▶ Data for analysis:
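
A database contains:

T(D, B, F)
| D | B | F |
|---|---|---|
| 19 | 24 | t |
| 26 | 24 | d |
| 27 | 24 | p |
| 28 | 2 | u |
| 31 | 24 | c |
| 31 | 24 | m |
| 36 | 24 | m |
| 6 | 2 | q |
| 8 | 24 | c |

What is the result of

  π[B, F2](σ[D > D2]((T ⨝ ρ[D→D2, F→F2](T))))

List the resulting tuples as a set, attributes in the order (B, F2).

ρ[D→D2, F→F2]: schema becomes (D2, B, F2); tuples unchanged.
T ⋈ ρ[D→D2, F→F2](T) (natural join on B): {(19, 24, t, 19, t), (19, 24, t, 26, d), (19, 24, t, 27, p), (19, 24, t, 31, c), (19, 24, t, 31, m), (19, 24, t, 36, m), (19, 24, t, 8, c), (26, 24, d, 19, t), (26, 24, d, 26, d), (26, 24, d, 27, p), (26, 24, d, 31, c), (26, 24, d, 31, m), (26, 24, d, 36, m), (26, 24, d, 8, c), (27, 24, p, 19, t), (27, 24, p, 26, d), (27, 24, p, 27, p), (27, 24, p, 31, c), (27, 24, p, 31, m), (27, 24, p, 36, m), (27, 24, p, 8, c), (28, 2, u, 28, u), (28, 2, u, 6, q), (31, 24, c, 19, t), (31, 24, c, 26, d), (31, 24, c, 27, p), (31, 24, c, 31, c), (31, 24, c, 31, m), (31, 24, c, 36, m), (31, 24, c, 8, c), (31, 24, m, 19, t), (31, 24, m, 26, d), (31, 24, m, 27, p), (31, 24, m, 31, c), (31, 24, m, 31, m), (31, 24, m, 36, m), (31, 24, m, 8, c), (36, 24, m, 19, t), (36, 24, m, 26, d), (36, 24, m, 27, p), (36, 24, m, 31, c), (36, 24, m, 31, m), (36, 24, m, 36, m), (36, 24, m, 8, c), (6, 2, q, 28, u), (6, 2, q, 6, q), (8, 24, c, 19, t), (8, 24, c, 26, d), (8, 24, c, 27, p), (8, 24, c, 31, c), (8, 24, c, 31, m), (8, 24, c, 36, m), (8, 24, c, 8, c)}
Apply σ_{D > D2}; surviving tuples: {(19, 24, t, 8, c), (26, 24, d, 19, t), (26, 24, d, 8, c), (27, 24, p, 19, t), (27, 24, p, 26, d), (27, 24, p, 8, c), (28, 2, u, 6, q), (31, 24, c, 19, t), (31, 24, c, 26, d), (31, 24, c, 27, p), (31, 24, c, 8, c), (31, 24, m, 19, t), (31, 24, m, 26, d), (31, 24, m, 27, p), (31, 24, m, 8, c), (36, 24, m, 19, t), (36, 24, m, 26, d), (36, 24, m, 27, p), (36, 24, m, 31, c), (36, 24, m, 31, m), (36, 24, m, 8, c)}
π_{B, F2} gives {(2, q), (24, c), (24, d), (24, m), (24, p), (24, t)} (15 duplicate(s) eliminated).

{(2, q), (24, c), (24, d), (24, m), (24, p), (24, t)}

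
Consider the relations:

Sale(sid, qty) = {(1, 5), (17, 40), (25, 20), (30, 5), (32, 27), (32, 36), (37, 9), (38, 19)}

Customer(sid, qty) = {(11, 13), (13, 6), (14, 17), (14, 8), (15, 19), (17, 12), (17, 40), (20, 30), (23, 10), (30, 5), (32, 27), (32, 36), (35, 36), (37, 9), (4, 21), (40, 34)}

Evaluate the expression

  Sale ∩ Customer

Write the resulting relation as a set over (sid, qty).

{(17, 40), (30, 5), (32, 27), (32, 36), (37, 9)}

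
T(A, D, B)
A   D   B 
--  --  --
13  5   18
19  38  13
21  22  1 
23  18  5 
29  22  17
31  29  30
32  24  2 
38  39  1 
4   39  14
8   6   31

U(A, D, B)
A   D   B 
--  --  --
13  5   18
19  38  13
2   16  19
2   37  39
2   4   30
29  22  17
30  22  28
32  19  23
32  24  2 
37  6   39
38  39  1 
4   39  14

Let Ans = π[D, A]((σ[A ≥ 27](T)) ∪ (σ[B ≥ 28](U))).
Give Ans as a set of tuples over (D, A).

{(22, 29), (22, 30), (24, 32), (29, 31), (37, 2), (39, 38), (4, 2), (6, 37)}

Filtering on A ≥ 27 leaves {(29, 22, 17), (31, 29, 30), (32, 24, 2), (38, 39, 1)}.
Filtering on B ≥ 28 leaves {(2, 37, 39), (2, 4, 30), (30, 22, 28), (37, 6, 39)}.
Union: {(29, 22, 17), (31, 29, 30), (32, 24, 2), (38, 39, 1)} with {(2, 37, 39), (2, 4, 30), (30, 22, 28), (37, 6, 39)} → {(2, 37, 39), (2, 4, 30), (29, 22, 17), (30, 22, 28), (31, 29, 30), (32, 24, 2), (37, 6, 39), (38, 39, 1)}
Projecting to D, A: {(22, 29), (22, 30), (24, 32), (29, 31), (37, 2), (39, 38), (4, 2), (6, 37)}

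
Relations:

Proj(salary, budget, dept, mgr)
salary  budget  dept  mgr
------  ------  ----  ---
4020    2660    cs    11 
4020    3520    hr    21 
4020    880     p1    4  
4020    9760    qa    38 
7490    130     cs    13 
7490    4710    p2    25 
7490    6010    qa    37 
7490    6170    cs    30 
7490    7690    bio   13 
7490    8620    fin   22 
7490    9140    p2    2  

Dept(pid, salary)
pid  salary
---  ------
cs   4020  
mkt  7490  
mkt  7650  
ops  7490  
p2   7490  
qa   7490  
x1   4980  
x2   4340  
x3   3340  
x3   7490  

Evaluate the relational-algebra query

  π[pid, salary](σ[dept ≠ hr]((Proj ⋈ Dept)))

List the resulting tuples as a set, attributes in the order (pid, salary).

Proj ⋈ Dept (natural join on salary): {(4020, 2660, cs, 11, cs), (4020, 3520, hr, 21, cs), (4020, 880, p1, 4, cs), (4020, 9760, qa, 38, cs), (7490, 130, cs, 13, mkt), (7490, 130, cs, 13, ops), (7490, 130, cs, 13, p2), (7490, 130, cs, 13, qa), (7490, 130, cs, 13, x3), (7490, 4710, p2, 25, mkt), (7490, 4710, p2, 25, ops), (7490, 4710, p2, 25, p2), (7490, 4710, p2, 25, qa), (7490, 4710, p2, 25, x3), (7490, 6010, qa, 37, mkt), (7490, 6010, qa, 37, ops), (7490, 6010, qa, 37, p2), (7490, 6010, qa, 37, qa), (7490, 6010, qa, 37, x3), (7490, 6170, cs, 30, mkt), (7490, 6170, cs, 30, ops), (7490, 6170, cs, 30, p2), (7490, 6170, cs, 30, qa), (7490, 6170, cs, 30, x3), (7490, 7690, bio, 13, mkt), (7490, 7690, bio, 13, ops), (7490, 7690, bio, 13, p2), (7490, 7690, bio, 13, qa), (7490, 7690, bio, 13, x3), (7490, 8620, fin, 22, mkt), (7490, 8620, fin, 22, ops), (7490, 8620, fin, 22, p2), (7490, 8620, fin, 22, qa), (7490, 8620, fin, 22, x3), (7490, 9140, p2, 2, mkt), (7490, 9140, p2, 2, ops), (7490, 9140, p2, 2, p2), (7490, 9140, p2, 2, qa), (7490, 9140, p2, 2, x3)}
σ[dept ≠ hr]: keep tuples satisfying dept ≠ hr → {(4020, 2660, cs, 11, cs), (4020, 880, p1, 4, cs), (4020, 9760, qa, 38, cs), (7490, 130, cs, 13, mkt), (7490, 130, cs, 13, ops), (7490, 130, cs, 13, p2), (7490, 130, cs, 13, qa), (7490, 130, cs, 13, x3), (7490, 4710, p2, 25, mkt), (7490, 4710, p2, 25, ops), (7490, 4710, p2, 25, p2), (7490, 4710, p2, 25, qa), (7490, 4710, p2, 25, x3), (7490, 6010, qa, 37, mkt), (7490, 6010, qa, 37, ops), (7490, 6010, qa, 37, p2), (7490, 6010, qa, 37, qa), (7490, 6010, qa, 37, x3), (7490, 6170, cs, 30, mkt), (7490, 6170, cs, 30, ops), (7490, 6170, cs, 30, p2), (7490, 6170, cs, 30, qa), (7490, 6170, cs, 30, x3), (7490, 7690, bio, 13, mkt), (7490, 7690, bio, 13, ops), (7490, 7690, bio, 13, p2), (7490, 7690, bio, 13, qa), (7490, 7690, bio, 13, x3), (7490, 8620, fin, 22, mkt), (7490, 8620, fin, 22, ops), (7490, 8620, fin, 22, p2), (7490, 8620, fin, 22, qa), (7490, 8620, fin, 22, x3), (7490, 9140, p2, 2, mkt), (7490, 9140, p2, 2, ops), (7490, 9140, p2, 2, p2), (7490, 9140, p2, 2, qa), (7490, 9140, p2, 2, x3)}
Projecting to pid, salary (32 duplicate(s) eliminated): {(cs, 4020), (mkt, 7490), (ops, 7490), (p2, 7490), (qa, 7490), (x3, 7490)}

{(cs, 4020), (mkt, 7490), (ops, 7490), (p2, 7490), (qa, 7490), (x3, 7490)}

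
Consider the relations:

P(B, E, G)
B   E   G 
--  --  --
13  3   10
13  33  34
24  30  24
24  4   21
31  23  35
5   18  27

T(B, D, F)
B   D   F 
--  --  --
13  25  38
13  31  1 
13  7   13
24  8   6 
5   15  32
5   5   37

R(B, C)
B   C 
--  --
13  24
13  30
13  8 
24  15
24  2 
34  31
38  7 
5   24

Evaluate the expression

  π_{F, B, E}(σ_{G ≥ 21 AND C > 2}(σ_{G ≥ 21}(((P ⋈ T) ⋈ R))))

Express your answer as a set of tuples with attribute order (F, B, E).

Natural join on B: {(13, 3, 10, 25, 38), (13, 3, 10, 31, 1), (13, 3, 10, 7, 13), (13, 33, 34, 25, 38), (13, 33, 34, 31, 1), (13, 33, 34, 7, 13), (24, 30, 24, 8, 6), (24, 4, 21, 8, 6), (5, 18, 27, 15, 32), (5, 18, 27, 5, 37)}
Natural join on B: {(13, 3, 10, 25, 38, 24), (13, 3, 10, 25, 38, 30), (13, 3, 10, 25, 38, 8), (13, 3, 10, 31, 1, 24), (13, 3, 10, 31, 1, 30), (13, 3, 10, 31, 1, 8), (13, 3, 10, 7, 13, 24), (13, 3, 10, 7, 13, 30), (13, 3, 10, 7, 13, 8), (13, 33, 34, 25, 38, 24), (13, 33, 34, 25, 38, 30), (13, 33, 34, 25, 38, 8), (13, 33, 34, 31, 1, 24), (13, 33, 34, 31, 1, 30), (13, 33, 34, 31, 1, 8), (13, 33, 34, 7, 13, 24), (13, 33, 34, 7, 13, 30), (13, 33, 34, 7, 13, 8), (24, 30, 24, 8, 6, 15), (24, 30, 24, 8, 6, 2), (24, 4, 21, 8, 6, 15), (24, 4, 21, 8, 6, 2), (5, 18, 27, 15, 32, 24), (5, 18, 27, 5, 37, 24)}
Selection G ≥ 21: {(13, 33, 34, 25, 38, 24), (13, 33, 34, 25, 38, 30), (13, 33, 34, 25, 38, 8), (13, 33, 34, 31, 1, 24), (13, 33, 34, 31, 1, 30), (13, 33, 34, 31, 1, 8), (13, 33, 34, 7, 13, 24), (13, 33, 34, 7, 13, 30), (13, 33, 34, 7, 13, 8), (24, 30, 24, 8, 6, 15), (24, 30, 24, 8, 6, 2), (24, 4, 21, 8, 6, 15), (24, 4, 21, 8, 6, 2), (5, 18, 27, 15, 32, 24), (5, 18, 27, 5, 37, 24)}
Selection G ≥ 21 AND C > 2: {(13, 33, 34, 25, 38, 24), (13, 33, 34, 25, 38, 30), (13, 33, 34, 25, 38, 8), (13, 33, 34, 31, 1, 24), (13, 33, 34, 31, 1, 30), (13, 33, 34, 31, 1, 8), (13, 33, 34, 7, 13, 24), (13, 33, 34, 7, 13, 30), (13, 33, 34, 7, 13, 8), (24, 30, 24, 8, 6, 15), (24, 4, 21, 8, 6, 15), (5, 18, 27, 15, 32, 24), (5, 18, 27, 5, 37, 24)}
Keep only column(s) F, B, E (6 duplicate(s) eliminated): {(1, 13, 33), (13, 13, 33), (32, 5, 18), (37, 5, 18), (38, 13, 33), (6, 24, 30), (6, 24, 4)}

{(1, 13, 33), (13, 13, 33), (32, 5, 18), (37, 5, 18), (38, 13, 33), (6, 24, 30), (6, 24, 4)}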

▶ The task: Within the material above, transcribe exactly the lines that run from the line holding "36 | 24 | m |" through the line holding "π[B, F2](σ[D > D2]((T ⨝ ρ[D→D2, F→F2](T))))".

▶ Answer:
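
| 36 | 24 | m |
| 6 | 2 | q |
| 8 | 24 | c |

What is the result of

  π[B, F2](σ[D > D2]((T ⨝ ρ[D→D2, F→F2](T))))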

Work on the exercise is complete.